**Problem requirements**
Search the records for the string "derivative", then copy each line that has it.

**Data shown**
···

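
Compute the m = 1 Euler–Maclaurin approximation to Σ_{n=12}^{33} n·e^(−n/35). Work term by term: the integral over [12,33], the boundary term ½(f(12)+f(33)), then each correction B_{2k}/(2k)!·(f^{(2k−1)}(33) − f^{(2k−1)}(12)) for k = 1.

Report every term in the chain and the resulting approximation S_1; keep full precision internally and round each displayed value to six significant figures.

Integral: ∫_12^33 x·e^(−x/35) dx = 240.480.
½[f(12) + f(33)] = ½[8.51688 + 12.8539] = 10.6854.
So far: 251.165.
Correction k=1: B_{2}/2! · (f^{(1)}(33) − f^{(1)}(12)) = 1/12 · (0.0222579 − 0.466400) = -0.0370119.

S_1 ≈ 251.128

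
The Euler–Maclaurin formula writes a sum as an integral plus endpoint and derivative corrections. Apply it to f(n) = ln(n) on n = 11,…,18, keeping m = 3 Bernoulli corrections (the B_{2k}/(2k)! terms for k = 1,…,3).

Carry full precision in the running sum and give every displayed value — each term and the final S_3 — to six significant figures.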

···

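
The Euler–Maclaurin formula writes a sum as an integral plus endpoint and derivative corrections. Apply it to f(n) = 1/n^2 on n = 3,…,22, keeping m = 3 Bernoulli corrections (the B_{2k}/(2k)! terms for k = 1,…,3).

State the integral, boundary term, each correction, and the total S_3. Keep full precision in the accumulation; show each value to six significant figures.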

···

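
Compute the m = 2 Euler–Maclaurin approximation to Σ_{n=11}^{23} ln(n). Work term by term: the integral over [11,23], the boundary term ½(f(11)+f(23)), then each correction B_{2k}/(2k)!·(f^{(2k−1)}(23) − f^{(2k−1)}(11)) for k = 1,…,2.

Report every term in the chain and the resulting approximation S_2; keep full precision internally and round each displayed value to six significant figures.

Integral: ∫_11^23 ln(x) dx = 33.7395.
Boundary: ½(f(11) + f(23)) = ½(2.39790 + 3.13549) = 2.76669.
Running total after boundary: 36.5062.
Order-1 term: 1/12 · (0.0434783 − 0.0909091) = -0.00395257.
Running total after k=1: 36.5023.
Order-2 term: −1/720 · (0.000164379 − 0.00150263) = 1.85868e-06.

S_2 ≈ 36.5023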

···

**Reply to the exercise**
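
The Euler–Maclaurin formula writes a sum as an integral plus endpoint and derivative corrections. Apply it to f(n) = ln(n) on n = 11,…,18, keeping m = 3 Bernoulli corrections (the B_{2k}/(2k)! terms for k = 1,…,3).
The Euler–Maclaurin formula writes a sum as an integral plus endpoint and derivative corrections. Apply it to f(n) = 1/n^2 on n = 3,…,22, keeping m = 3 Bernoulli corrections (the B_{2k}/(2k)! terms for k = 1,…,3).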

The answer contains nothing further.